PROBLEM:
Go through the entries below and work out how many lines include "struct"; give only that number.

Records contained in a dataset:
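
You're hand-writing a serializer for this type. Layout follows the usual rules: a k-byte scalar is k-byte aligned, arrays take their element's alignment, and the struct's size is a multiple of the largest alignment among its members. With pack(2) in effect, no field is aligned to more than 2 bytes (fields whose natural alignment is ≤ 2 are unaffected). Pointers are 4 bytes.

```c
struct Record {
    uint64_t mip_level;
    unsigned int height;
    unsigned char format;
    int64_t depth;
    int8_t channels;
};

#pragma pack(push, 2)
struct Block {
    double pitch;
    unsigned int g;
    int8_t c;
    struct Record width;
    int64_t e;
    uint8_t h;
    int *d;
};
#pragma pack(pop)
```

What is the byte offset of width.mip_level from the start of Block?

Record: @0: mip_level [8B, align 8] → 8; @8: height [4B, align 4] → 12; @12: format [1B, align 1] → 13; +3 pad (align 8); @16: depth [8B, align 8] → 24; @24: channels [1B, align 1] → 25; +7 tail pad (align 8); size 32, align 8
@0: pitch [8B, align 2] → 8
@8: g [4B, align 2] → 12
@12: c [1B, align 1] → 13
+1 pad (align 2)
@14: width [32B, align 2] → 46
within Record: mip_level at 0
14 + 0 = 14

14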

--

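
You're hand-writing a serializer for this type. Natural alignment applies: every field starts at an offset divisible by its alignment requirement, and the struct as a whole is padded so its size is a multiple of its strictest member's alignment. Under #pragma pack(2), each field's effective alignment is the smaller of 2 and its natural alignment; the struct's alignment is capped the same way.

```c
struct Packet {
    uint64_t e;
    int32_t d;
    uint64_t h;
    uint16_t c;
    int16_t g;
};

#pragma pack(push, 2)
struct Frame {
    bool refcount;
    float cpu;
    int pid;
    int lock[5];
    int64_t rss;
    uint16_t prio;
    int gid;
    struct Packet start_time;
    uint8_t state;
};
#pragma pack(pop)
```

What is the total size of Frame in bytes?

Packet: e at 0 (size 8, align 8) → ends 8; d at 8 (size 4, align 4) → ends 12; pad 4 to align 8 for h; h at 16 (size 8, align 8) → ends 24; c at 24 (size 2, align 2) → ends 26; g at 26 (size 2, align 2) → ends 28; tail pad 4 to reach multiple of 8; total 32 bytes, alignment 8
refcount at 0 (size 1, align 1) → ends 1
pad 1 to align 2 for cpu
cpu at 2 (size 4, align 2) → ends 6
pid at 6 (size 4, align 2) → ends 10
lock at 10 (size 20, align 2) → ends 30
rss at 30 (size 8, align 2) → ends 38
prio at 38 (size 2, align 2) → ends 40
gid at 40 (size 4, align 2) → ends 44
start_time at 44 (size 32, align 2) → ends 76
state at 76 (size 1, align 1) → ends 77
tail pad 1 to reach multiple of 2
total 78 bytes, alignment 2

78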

WRITTEN RESPONSE:
8